*PROMPT*
The output must be the line with "x ≡ 7 (mod 15)" and every following line to the end of the material, exactly as they appear, and nothing else.

-- Opening Marker --

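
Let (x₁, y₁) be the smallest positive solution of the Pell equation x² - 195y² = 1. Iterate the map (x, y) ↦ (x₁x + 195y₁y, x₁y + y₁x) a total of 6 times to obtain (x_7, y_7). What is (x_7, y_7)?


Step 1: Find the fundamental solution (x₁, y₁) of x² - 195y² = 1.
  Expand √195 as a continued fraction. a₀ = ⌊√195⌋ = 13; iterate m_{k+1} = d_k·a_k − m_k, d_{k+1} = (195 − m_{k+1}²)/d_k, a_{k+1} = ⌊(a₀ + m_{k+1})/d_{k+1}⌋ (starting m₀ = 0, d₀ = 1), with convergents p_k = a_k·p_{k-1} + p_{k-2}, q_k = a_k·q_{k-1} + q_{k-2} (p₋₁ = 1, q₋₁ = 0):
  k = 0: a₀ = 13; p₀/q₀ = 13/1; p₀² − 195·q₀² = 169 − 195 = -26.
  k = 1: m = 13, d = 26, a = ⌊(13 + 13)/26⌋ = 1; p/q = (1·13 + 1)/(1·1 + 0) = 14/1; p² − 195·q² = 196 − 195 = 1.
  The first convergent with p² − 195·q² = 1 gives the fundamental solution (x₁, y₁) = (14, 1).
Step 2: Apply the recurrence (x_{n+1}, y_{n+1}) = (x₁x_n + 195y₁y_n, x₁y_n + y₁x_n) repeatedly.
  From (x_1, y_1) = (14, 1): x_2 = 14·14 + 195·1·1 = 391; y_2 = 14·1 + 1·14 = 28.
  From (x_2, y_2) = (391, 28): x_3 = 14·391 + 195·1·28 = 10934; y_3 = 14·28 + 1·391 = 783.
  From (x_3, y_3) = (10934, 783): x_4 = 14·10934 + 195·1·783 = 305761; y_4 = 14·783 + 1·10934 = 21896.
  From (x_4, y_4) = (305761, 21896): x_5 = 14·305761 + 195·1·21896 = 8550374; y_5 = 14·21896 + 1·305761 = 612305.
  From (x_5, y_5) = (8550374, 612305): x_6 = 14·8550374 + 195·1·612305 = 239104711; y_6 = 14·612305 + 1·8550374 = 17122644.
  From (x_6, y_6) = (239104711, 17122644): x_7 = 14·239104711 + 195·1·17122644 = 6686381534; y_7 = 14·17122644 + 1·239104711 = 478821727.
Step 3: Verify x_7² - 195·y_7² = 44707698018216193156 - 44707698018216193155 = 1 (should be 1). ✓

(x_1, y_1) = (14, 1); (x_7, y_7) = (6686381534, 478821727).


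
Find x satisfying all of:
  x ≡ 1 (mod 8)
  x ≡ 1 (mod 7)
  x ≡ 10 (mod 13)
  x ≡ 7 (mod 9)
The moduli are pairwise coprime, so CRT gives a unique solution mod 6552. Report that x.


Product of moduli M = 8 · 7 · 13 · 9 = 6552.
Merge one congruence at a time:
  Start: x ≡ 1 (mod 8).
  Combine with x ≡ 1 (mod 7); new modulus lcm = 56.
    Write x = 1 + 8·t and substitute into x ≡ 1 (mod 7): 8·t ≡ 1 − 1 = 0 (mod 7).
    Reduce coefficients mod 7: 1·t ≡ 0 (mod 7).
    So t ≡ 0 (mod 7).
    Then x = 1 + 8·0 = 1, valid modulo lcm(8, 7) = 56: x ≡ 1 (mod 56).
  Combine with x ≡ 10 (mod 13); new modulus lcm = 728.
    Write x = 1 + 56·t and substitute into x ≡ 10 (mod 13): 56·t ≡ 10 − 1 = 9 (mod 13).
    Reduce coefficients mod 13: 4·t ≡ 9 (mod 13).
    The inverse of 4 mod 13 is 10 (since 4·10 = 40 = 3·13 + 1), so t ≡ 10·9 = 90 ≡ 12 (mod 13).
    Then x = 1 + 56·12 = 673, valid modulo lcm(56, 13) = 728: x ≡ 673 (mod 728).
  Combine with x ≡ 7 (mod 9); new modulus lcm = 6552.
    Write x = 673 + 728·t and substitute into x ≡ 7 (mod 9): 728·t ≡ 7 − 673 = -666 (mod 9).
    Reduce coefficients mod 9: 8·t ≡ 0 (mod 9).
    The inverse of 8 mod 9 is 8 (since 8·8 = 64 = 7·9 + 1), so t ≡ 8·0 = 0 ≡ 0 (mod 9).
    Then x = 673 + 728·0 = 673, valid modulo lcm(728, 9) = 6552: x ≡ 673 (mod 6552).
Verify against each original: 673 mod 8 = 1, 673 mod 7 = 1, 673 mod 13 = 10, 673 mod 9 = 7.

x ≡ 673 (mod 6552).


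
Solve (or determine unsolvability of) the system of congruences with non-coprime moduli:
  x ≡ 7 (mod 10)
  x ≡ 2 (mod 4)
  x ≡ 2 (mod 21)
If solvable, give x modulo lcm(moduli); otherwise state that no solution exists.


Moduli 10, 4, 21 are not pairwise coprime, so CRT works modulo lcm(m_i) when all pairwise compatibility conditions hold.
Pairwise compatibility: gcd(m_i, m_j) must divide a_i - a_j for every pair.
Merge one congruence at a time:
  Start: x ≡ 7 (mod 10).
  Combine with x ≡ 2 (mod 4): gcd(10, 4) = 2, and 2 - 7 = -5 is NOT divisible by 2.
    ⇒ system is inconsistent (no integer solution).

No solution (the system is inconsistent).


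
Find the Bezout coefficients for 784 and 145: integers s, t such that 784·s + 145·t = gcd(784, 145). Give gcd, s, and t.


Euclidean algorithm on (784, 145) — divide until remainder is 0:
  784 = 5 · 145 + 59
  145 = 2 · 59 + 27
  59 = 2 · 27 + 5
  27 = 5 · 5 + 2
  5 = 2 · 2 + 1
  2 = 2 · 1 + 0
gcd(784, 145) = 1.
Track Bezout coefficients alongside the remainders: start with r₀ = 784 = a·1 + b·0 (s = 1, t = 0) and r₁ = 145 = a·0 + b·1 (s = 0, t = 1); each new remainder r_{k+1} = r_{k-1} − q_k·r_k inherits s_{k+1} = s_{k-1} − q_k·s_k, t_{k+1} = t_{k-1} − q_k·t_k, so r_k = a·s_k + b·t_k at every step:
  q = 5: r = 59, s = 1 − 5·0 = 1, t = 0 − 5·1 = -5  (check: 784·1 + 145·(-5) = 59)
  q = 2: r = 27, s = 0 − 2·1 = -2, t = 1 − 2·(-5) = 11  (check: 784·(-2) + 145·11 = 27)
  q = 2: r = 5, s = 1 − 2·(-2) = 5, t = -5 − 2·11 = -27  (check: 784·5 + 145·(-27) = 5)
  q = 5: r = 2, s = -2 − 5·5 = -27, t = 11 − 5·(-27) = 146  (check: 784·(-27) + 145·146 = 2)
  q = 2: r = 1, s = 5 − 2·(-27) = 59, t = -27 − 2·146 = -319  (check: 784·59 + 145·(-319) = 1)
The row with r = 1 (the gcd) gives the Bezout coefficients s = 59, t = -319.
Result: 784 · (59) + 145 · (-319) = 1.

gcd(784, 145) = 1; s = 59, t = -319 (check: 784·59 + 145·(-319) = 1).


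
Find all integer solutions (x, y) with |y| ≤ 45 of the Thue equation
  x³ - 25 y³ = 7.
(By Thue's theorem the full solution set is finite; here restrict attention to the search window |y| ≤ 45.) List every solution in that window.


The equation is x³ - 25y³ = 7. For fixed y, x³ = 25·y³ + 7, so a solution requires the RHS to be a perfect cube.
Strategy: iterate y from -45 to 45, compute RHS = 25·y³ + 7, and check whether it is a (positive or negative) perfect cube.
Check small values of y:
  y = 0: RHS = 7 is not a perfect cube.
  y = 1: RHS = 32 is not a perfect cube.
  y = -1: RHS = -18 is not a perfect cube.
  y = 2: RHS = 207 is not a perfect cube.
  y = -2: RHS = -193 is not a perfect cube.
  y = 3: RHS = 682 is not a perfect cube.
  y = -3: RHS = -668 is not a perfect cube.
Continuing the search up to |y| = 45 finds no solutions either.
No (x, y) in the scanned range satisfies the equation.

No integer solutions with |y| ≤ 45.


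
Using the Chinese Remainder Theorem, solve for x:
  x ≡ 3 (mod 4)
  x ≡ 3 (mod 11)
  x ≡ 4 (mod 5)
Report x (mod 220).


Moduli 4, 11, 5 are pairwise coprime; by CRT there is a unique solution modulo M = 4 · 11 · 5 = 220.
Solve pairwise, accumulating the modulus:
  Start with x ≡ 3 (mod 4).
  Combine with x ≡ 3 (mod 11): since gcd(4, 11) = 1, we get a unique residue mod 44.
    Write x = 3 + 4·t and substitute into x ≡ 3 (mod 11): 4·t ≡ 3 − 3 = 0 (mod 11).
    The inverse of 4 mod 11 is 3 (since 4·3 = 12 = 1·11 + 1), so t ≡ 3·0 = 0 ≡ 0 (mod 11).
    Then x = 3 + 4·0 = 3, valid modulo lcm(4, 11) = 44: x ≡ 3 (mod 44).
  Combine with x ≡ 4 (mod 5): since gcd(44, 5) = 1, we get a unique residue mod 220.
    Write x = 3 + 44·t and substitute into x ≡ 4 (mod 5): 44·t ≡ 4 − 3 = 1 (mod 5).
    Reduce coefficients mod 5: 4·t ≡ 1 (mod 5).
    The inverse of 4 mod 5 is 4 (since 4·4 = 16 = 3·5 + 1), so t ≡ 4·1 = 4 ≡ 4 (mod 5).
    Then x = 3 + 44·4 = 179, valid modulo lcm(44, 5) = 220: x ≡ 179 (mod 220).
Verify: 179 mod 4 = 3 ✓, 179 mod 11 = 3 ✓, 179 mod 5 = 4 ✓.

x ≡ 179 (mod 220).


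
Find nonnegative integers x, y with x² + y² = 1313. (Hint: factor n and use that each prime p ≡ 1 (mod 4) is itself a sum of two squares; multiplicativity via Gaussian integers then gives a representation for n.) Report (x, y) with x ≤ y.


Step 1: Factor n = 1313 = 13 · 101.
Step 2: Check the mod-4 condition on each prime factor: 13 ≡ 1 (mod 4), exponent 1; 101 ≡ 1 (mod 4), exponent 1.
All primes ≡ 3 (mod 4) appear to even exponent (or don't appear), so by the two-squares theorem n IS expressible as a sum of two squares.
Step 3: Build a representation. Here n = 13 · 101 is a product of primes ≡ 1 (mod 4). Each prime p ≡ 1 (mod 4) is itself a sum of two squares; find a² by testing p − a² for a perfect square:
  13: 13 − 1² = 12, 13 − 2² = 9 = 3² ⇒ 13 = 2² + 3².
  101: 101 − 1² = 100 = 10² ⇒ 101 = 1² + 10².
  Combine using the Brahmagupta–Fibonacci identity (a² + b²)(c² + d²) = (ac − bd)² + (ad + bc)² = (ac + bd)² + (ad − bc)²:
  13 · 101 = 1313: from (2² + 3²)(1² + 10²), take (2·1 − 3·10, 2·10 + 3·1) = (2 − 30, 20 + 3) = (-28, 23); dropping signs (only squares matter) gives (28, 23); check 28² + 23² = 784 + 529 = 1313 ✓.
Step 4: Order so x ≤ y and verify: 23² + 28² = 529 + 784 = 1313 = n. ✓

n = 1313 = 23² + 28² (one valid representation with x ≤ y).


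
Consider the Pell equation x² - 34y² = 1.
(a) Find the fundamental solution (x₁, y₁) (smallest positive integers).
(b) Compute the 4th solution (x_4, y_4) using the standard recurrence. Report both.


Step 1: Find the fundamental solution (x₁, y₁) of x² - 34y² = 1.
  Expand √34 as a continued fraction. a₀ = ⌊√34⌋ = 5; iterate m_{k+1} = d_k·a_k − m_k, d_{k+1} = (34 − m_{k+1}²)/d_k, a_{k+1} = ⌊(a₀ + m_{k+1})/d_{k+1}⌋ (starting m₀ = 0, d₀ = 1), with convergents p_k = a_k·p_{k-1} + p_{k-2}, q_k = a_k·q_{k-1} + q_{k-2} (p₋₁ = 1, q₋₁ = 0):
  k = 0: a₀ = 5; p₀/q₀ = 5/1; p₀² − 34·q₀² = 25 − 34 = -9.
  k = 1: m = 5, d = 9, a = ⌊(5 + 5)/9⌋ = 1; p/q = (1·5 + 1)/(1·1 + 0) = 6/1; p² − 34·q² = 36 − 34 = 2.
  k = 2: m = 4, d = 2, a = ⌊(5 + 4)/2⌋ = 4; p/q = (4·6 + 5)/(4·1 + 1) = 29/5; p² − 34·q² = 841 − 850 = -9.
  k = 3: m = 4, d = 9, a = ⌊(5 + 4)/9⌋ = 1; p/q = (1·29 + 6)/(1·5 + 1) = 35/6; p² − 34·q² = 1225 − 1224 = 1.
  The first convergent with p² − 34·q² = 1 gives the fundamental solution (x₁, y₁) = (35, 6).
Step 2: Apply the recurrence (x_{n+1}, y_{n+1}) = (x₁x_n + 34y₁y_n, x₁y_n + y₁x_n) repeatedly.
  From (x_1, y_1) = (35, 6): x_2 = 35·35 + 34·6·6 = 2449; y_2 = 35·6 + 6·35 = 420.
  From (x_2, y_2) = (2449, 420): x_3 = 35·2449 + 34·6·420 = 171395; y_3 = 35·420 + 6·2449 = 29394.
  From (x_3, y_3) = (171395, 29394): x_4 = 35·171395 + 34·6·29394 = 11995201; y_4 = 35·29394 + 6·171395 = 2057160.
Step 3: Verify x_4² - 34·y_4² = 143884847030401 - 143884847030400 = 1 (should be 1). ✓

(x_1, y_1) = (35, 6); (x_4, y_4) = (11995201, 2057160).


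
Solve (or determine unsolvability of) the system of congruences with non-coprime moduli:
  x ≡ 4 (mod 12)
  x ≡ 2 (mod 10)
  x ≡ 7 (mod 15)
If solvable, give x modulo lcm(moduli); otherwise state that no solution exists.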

-- Closing Marker --

*WRITTEN ANSWER*
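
  x ≡ 7 (mod 15)
If solvable, give x modulo lcm(moduli); otherwise state that no solution exists.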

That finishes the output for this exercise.